# Task item:
Quote, word for word, every line starting at the line that contains "On a sensor interface board, V_in" and ending with the last line of the records; include both of these lines and no others.

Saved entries
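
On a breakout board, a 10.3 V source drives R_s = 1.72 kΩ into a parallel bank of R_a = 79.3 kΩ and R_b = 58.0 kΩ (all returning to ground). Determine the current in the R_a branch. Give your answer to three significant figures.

Equivalent of the parallel group: R_p = 33.50 kΩ.
V_A = 10.3 × 33.50/35.22 = 9.797 V.
I(R_a) = V_A / R_a = 9.797/79.3 = 0.1235 mA.

I ≈ 0.124 mA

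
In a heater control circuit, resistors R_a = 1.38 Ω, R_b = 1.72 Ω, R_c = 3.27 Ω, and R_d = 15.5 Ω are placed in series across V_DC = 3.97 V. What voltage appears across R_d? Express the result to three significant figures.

V ≈ 2.81 V

Total series resistance ΣR = 1.38 + 1.72 + 3.27 + 15.5 = 21.87 Ω.
V = V_DC · R/ΣR = 3.97 × 0.7087 = 2.814 V.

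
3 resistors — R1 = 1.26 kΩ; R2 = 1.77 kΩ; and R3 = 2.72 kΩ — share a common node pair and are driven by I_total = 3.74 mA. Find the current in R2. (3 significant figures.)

I ≈ 1.22 mA

ΣG = 1/1.26 + 1/1.77 + 1/2.72 = 1.726.
By the current-divider rule, I = I_total · G_k/ΣG = 3.74 × 0.3273 = 1.224 mA.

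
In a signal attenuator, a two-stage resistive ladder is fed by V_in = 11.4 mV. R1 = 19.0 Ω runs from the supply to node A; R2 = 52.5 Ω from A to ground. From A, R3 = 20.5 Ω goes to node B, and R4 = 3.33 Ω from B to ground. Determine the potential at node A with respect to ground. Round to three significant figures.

The second stage (R3 + R4 = 23.83 Ω) loads node A in parallel with R2.
Effective lower resistance at A: R2 ‖ 23.83 = 16.39 Ω.
First divider: V_A = V_in · 16.39/(19.0 + 16.39) = 5.280 mV.

V_A ≈ 5.28 mV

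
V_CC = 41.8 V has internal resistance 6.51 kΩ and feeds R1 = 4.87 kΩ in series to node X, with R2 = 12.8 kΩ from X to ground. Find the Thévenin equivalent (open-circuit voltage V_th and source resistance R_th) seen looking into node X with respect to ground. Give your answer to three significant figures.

R1' = 6.51 + 4.87 = 11.38 kΩ (source resistance + R1).
Open-circuit (no load on X): V_th = V_CC · R2/(R1' + R2) = 41.8 × 12.8/(11.38 + 12.8) = 22.13 V.
With V_CC suppressed (replaced by a short), R_th = R1' ‖ R2 = (11.38 × 12.8)/(11.38 + 12.8) = 6.024 kΩ.

V_th ≈ 22.1 V, R_th ≈ 6.02 kΩ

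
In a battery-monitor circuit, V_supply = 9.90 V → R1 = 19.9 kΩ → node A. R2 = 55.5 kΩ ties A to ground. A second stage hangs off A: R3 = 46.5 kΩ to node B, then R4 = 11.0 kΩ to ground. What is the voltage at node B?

V_B ≈ 1.11 V

Looking into the second stage from A: R3 + R4 = 57.50 kΩ appears in parallel with R2.
Effective lower resistance at A: R2 ‖ 57.50 = 28.24 kΩ.
So V_A = 9.90 × 0.5866 = 5.808 V.
Then the unloaded second divider: V_B = V_A × R4/(R3+R4) = 5.808 × 0.1913 = 1.111 V.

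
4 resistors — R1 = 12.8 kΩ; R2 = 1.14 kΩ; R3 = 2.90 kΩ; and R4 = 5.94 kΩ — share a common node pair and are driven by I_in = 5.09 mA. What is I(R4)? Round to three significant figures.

I ≈ 0.584 mA

Conductances: ΣG = 1/12.8 + 1/1.14 + 1/2.90 + 1/5.94 = 1.468 (1/kΩ).
R4 takes the fraction G_k/ΣG = 0.1684/1.468 = 0.1146, so I = 5.09 × 0.1146 = 0.5835 mA.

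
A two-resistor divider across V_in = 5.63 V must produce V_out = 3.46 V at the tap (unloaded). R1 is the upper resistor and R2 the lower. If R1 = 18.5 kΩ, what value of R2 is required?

The divider ratio is R2/(R1+R2) = 3.46/5.63 = 0.6146.
So R2 = R1 · V_out/(V_in − V_out) = 18.5 × 3.46/(5.63 − 3.46) = 18.5 × 1.594 = 29.50 kΩ.

R2 ≈ 29.5 kΩ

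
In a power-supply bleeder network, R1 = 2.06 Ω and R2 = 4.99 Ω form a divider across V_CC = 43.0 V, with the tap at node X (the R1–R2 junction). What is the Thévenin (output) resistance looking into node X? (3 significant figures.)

With V_CC suppressed (replaced by a short), R_th = R1 ‖ R2 = (2.060 × 4.99)/(2.060 + 4.99) = 1.458 Ω.

R_th ≈ 1.46 Ω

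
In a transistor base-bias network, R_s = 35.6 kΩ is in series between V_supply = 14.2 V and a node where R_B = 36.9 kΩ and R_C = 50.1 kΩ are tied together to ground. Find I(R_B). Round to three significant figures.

I ≈ 0.144 mA

Parallel bank: R_p = 1/(1/36.9 + 1/50.1) = 21.25 kΩ.
V_A by voltage divider: V_A = 14.2 × 21.25/(35.6 + 21.25) = 5.308 V.
Branch current I = V_A/R_B = 5.308/36.9 = 0.1438 mA.
(Equivalently: I_total = 0.2498 mA, then current-divider fraction G_k/ΣG = 0.5759.)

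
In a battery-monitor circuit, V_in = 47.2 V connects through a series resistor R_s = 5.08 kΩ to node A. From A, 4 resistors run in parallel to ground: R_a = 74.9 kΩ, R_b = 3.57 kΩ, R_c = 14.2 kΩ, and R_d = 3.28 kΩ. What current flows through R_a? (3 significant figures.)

Combine the parallel branches: R_p = (1/74.9 + 1/3.57 + 1/14.2 + 1/3.28)⁻¹ = 1.495 kΩ.
V_A = 47.2 × 1.495/6.575 = 10.73 V.
Branch current I = V_A/R_a = 10.73/74.9 = 0.1433 mA.

I ≈ 0.143 mA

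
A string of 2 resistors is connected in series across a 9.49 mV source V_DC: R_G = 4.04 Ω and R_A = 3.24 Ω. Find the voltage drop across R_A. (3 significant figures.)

V ≈ 4.22 mV

Series total: ΣR = 4.04 + 3.24 = 7.280 Ω.
By the voltage-divider rule, V = 9.49 × 3.240/7.280 = 4.224 mV.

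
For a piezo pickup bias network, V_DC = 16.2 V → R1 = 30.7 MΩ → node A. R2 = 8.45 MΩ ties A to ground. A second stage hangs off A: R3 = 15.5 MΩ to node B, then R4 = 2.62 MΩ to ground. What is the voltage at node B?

The second stage (R3 + R4 = 18.12 MΩ) loads node A in parallel with R2.
R2 ‖ (R3+R4) = 5.763 MΩ.
First divider: V_A = V_DC · 5.763/(30.7 + 5.763) = 2.560 V.
Stage 2 is unloaded, so V_B = V_A · R4/(R3+R4) = 2.560 × 2.62/18.12 = 0.3702 V.

V_B ≈ 0.370 V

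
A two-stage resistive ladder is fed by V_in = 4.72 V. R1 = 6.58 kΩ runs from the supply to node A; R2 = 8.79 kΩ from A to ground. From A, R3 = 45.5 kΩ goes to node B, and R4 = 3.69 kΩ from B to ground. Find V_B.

V_B ≈ 0.188 V

Looking into the second stage from A: R3 + R4 = 49.19 kΩ appears in parallel with R2.
Effective lower resistance at A: R2 ‖ 49.19 = 7.457 kΩ.
So V_A = 4.72 × 0.5313 = 2.508 V.
Stage 2 is unloaded, so V_B = V_A · R4/(R3+R4) = 2.508 × 3.69/49.19 = 0.1881 V.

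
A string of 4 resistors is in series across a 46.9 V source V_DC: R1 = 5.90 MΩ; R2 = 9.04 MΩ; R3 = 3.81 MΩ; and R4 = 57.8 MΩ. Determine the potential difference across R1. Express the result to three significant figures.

V ≈ 3.61 V

ΣR = 5.90 + 9.04 + 3.81 + 57.8 = 76.55 MΩ.
V = V_DC · R/ΣR = 46.9 × 0.07707 = 3.615 V.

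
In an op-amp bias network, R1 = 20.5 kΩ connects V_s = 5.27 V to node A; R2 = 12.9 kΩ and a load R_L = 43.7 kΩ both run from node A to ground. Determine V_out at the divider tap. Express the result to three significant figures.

V_out ≈ 1.72 V

First combine the lower leg with the load: R2 ‖ R_L = 9.960 kΩ.
Now apply the divider: V_out = 5.27 × 0.3270 = 1.723 V.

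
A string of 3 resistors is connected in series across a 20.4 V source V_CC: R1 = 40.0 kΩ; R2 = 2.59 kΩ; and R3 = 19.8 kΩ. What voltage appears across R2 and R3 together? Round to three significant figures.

V ≈ 7.32 V

ΣR = 40.0 + 2.59 + 19.8 = 62.39 kΩ.
R_{R2..R3} = 2.59 + 19.8 = 22.39 kΩ.
Voltage divider: V = V_CC · (22.39 / 62.39) = 20.4 × 0.3589 = 7.321 V.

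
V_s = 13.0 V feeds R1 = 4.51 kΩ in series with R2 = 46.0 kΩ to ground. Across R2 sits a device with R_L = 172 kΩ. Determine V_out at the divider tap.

First combine the lower leg with the load: R2 ‖ R_L = 36.29 kΩ.
Voltage divider with the loaded lower leg: V_out = 13.0 × 36.29/(4.51 + 36.29) = 13.0 × 0.8895 = 11.56 V.
(Unloaded it would be 11.8 V; the load pulls it down.)

V_out ≈ 11.6 V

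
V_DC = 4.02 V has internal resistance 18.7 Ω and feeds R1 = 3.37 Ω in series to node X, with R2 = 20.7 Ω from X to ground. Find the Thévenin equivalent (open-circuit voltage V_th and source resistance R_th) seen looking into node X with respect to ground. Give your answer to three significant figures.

R1' = 18.7 + 3.37 = 22.07 Ω (source resistance + R1).
Open-circuit (no load on X): V_th = V_DC · R2/(R1' + R2) = 4.02 × 20.7/(22.07 + 20.7) = 1.946 V.
Zeroing V_DC shorts the top of R1' to ground, so R_th = R1' ‖ R2 = 10.68 Ω.

V_th ≈ 1.95 V, R_th ≈ 10.7 Ω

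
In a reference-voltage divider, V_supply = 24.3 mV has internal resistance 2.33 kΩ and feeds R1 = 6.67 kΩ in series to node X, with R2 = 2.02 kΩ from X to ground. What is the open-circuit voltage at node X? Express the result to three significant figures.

R1' = 2.33 + 6.67 = 9.000 kΩ (source resistance + R1).
Open-circuit (no load on X): V_th = V_supply · R2/(R1' + R2) = 24.3 × 2.02/(9.000 + 2.02) = 4.454 mV.

V_th ≈ 4.45 mV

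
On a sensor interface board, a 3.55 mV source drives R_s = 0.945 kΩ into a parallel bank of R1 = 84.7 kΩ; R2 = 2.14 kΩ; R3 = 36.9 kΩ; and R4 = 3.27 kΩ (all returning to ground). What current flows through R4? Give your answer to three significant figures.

I ≈ 0.614 µA

Combine the parallel branches: R_p = (1/84.7 + 1/2.14 + 1/36.9 + 1/3.27)⁻¹ = 1.232 kΩ.
V_A by voltage divider: V_A = 3.55 × 1.232/(0.945 + 1.232) = 2.009 mV.
I(R4) = V_A / R4 = 2.009/3.27 = 0.6143 µA.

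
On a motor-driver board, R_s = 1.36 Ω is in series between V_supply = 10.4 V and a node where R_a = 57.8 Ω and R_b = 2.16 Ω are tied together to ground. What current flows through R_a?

I ≈ 0.109 A

Equivalent of the parallel group: R_p = 2.082 Ω.
Node voltage V_A = V_supply · R_p/(R_s + R_p) = 10.4 × 0.6049 = 6.291 V.
I(R_a) = V_A / R_a = 6.291/57.8 = 0.1088 A.
(Check via current divider: I_total = 3.021 A; share G_k/ΣG = 0.03602 → same result.)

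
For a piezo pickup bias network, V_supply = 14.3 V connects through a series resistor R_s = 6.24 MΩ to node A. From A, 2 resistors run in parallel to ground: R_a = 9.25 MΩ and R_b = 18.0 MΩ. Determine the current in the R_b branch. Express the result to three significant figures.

Combine the parallel branches: R_p = (1/9.25 + 1/18.0)⁻¹ = 6.110 MΩ.
V_A by voltage divider: V_A = 14.3 × 6.110/(6.24 + 6.110) = 7.075 V.
Branch current I = V_A/R_b = 7.075/18.0 = 0.3930 µA.

I ≈ 0.393 µA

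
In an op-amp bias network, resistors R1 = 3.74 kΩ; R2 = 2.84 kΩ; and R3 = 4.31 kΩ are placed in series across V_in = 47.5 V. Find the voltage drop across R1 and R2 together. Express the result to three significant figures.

Total series resistance ΣR = 3.74 + 2.84 + 4.31 = 10.89 kΩ.
R_{R1..R2} = 3.74 + 2.84 = 6.580 kΩ.
Voltage divider: V = V_in · (6.580 / 10.89) = 47.5 × 0.6042 = 28.70 V.

V ≈ 28.7 V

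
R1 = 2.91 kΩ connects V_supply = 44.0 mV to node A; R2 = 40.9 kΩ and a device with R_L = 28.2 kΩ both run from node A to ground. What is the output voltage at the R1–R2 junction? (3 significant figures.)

V_out ≈ 37.5 mV

First combine the lower leg with the load: R2 ‖ R_L = 16.69 kΩ.
Now apply the divider: V_out = 44.0 × 0.8515 = 37.47 mV.
(Unloaded it would be 41.1 mV; the load pulls it down.)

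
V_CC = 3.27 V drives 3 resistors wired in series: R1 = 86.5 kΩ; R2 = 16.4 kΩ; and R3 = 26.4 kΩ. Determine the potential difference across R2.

V ≈ 0.415 V

ΣR = 86.5 + 16.4 + 26.4 = 129.3 kΩ.
V = V_CC · R/ΣR = 3.27 × 0.1268 = 0.4148 V.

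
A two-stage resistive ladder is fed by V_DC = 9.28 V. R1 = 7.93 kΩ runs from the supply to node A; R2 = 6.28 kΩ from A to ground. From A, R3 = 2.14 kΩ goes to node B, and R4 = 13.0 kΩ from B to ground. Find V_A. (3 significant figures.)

V_A ≈ 3.33 V

The second stage (R3 + R4 = 15.14 kΩ) loads node A in parallel with R2.
Effective lower resistance at A: R2 ‖ 15.14 = 4.439 kΩ.
First divider: V_A = V_DC · 4.439/(7.93 + 4.439) = 3.330 V.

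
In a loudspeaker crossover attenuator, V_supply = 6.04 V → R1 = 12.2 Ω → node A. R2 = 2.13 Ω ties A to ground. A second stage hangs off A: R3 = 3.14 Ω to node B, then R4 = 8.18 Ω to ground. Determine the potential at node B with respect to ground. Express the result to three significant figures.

Node A sees R2 in parallel with the series input of stage 2, R3 + R4 = 11.32 Ω.
R2 ‖ (R3+R4) = 1.793 Ω.
First divider: V_A = V_supply · 1.793/(12.2 + 1.793) = 0.7738 V.
Then the unloaded second divider: V_B = V_A × R4/(R3+R4) = 0.7738 × 0.7226 = 0.5592 V.

V_B ≈ 0.559 V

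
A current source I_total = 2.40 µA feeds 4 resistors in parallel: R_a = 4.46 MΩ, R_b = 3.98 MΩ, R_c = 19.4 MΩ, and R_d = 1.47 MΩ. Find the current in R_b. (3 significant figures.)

I ≈ 0.499 µA

ΣG = 1/4.46 + 1/3.98 + 1/19.4 + 1/1.47 = 1.207.
R_b takes the fraction G_k/ΣG = 0.2513/1.207 = 0.2081, so I = 2.40 × 0.2081 = 0.4995 µA.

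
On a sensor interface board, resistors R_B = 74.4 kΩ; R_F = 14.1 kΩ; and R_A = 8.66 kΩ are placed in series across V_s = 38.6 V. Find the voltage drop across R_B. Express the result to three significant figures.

V ≈ 29.6 V

Series total: ΣR = 74.4 + 14.1 + 8.66 = 97.16 kΩ.
By the voltage-divider rule, V = 38.6 × 74.40/97.16 = 29.56 V.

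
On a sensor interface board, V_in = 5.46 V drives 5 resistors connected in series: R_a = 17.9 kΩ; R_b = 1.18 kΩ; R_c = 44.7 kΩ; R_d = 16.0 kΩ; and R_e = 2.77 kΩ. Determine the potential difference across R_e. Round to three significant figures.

Total series resistance ΣR = 17.9 + 1.18 + 44.7 + 16.0 + 2.77 = 82.55 kΩ.
V = V_in · R/ΣR = 5.46 × 0.03356 = 0.1832 V.

V ≈ 0.183 V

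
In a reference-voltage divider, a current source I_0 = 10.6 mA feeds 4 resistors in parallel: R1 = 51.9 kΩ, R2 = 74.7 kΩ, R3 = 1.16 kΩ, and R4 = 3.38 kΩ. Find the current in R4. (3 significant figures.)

Total conductance ΣG = 1/51.9 + 1/74.7 + 1/1.16 + 1/3.38 = 1.191 (units of 1/kΩ).
By the current-divider rule, I = I_0 · G_k/ΣG = 10.6 × 0.2485 = 2.634 mA.

I ≈ 2.63 mA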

# Exercise result:
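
On a sensor interface board, V_in = 5.46 V drives 5 resistors connected in series: R_a = 17.9 kΩ; R_b = 1.18 kΩ; R_c = 44.7 kΩ; R_d = 16.0 kΩ; and R_e = 2.77 kΩ. Determine the potential difference across R_e. Round to three significant figures.

Total series resistance ΣR = 17.9 + 1.18 + 44.7 + 16.0 + 2.77 = 82.55 kΩ.
V = V_in · R/ΣR = 5.46 × 0.03356 = 0.1832 V.

V ≈ 0.183 V

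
In a reference-voltage divider, a current source I_0 = 10.6 mA feeds 4 resistors in parallel: R1 = 51.9 kΩ, R2 = 74.7 kΩ, R3 = 1.16 kΩ, and R4 = 3.38 kΩ. Find the current in R4. (3 significant figures.)

Total conductance ΣG = 1/51.9 + 1/74.7 + 1/1.16 + 1/3.38 = 1.191 (units of 1/kΩ).
By the current-divider rule, I = I_0 · G_k/ΣG = 10.6 × 0.2485 = 2.634 mA.

I ≈ 2.63 mA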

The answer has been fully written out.